_Input data_
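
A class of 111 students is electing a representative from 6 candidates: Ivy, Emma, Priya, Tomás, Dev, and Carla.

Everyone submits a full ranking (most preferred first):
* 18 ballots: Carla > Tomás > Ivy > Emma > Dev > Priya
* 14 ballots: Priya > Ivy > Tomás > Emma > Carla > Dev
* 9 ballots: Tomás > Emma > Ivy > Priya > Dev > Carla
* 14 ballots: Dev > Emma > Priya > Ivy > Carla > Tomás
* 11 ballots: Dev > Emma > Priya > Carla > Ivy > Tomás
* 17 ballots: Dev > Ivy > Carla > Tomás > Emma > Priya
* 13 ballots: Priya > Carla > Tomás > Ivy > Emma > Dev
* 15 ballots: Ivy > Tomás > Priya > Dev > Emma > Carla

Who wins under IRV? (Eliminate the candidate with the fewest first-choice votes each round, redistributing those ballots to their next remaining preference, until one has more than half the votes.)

Round 1: Ivy 15, Emma 0, Priya 27, Tomás 9, Dev 42, Carla 18. Emma eliminated.
Round 2: Ivy 15, Priya 27, Tomás 9, Dev 42, Carla 18. Tomás eliminated.
Round 3: Ivy 24, Priya 27, Dev 42, Carla 18. Carla eliminated.
Round 4: Ivy 42, Priya 27, Dev 42. Priya eliminated.
Round 5: Ivy 69, Dev 42. Ivy has a majority (≥56).

Ivy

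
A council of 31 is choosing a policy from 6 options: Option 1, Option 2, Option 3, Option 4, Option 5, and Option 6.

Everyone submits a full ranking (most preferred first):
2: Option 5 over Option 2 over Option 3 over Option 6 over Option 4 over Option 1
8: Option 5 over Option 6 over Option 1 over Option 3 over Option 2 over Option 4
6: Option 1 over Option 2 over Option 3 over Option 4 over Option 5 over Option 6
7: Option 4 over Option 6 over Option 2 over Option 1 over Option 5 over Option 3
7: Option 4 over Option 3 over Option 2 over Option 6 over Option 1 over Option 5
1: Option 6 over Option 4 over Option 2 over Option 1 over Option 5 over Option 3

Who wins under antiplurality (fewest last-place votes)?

Option 2

Last-place votes: Option 1 2, Option 2 0, Option 3 8, Option 4 8, Option 5 7, Option 6 6.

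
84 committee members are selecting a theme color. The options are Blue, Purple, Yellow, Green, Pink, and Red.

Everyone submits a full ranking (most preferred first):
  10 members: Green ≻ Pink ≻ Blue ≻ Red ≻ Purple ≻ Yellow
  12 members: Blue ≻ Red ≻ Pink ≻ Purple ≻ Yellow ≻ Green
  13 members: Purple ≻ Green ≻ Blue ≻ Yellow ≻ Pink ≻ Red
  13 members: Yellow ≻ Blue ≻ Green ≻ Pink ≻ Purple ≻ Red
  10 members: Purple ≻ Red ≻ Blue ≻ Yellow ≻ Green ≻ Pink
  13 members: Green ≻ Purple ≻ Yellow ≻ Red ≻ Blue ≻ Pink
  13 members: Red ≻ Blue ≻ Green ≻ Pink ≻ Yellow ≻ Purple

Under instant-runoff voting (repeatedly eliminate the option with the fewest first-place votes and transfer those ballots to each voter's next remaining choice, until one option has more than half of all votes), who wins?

Green

Round 1: Blue 12, Purple 23, Yellow 13, Green 23, Pink 0, Red 13. Pink eliminated.
Round 2: Blue 12, Purple 23, Yellow 13, Green 23, Red 13. Blue eliminated.
Round 3: Purple 23, Yellow 13, Green 23, Red 25. Yellow eliminated.
Round 4: Purple 23, Green 36, Red 25. Purple eliminated.
Round 5: Green 49, Red 35. Green has a majority (≥43).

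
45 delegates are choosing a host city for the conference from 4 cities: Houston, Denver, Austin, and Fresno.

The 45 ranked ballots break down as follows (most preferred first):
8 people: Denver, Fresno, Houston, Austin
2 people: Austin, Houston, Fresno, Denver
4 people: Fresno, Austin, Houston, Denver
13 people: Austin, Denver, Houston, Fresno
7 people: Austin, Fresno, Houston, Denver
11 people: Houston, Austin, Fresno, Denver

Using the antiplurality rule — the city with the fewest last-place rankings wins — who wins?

Last-place votes: Houston 0, Denver 24, Austin 8, Fresno 13.

Houston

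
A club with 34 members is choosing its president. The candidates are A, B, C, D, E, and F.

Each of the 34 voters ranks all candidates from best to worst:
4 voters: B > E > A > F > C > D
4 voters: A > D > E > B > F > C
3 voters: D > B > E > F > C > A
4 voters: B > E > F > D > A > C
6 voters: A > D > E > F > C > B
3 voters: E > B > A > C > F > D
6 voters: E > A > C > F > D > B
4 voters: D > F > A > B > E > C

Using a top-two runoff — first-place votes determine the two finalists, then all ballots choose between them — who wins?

Round 1 first-place votes: A 10, B 8, C 0, D 7, E 9, F 0. A and E advance.
Runoff: A is ranked above E on 14 ballots, E above A on 20.

E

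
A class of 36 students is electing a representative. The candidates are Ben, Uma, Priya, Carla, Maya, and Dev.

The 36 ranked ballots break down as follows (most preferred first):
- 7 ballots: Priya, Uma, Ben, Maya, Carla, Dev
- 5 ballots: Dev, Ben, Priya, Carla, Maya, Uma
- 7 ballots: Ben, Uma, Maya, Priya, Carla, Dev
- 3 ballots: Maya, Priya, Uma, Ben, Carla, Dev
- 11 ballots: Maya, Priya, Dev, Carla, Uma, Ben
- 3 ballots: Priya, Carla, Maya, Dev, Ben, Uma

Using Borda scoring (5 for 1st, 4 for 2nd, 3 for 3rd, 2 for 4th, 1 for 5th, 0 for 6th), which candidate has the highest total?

Ben: 7×3 + 5×4 + 7×5 + 3×2 + 11×0 + 3×1 = 85
Uma: 7×4 + 5×0 + 7×4 + 3×3 + 11×1 + 3×0 = 76
Priya: 7×5 + 5×3 + 7×2 + 3×4 + 11×4 + 3×5 = 135
Carla: 7×1 + 5×2 + 7×1 + 3×1 + 11×2 + 3×4 = 61
Maya: 7×2 + 5×1 + 7×3 + 3×5 + 11×5 + 3×3 = 119
Dev: 7×0 + 5×5 + 7×0 + 3×0 + 11×3 + 3×2 = 64

Priya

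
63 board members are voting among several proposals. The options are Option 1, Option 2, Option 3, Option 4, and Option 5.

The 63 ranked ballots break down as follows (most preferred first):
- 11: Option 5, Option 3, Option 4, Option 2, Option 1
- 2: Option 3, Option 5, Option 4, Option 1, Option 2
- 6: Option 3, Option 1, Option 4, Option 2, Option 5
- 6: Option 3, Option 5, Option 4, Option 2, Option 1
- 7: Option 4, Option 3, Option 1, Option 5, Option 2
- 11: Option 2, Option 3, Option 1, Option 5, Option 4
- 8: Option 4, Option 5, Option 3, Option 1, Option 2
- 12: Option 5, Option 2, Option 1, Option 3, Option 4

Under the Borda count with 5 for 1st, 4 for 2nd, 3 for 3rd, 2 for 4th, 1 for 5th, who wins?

Option 3

Option 1: 11×1 + 2×2 + 6×4 + 6×1 + 7×3 + 11×3 + 8×2 + 12×3 = 151
Option 2: 11×2 + 2×1 + 6×2 + 6×2 + 7×1 + 11×5 + 8×1 + 12×4 = 166
Option 3: 11×4 + 2×5 + 6×5 + 6×5 + 7×4 + 11×4 + 8×3 + 12×2 = 234
Option 4: 11×3 + 2×3 + 6×3 + 6×3 + 7×5 + 11×1 + 8×5 + 12×1 = 173
Option 5: 11×5 + 2×4 + 6×1 + 6×4 + 7×2 + 11×2 + 8×4 + 12×5 = 221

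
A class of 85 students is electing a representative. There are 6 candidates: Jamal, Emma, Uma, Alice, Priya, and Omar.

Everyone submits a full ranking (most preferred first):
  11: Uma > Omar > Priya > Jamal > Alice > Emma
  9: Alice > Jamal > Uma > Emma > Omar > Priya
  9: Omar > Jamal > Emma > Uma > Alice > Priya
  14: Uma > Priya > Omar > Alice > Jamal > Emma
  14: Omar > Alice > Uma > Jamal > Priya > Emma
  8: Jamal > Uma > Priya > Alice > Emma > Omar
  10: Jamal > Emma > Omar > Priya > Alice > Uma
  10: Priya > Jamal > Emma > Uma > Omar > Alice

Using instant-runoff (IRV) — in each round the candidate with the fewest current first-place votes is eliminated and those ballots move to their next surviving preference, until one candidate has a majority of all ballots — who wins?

Jamal

Round 1: Jamal 18, Emma 0, Uma 25, Alice 9, Priya 10, Omar 23. Emma eliminated.
Round 2: Jamal 18, Uma 25, Alice 9, Priya 10, Omar 23. Alice eliminated.
Round 3: Jamal 27, Uma 25, Priya 10, Omar 23. Priya eliminated.
Round 4: Jamal 37, Uma 25, Omar 23. Omar eliminated.
Round 5: Jamal 46, Uma 39. Jamal has a majority (≥43).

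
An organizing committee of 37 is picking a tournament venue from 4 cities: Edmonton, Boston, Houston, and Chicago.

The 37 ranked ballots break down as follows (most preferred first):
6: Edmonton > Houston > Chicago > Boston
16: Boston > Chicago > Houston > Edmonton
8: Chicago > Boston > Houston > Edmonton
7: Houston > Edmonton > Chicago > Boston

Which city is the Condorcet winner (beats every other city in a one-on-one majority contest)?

Chicago

Chicago vs Edmonton: 24–13
Chicago vs Boston: 21–16
Chicago vs Houston: 24–13
Chicago beats every other city.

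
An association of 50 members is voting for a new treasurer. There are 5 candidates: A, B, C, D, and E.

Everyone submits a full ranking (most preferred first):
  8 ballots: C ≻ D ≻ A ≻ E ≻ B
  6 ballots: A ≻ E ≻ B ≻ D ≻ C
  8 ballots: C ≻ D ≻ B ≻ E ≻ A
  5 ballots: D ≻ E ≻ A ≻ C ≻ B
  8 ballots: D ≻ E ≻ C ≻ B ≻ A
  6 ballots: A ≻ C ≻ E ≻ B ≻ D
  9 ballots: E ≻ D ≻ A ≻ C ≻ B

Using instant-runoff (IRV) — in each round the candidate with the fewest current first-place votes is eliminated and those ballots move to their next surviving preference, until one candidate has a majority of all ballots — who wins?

D

Round 1: A 12, B 0, C 16, D 13, E 9. B eliminated.
Round 2: A 12, C 16, D 13, E 9. E eliminated.
Round 3: A 12, C 16, D 22. A eliminated.
Round 4: C 22, D 28. D has a majority (≥26).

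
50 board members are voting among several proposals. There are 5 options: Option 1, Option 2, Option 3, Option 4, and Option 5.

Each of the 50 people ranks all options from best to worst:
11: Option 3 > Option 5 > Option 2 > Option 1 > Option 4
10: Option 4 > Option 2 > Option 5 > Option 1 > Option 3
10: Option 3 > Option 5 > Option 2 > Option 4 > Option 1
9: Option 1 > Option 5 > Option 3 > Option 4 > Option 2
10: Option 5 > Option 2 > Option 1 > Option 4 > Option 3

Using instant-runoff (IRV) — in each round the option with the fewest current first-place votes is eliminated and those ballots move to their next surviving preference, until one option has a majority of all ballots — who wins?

Round 1: Option 1 9, Option 2 0, Option 3 21, Option 4 10, Option 5 10. Option 2 eliminated.
Round 2: Option 1 9, Option 3 21, Option 4 10, Option 5 10. Option 1 eliminated.
Round 3: Option 3 21, Option 4 10, Option 5 19. Option 4 eliminated.
Round 4: Option 3 21, Option 5 29. Option 5 has a majority (≥26).

Option 5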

_Required work_
Only one part of the material above is to be transcribed, namely the lines starting with the line that has "7: Option 4 over Option 3" and going on through the line that has "13 members: Red", exactly as they stand.

_Response area_
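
7: Option 4 over Option 3 over Option 2 over Option 6 over Option 1 over Option 5
1: Option 6 over Option 4 over Option 2 over Option 1 over Option 5 over Option 3

Who wins under antiplurality (fewest last-place votes)?

Option 2

Last-place votes: Option 1 2, Option 2 0, Option 3 8, Option 4 8, Option 5 7, Option 6 6.

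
84 committee members are selecting a theme color. The options are Blue, Purple, Yellow, Green, Pink, and Red.

Everyone submits a full ranking (most preferred first):
  10 members: Green ≻ Pink ≻ Blue ≻ Red ≻ Purple ≻ Yellow
  12 members: Blue ≻ Red ≻ Pink ≻ Purple ≻ Yellow ≻ Green
  13 members: Purple ≻ Green ≻ Blue ≻ Yellow ≻ Pink ≻ Red
  13 members: Yellow ≻ Blue ≻ Green ≻ Pink ≻ Purple ≻ Red
  10 members: Purple ≻ Red ≻ Blue ≻ Yellow ≻ Green ≻ Pink
  13 members: Green ≻ Purple ≻ Yellow ≻ Red ≻ Blue ≻ Pink
  13 members: Red ≻ Blue ≻ Green ≻ Pink ≻ Yellow ≻ Purple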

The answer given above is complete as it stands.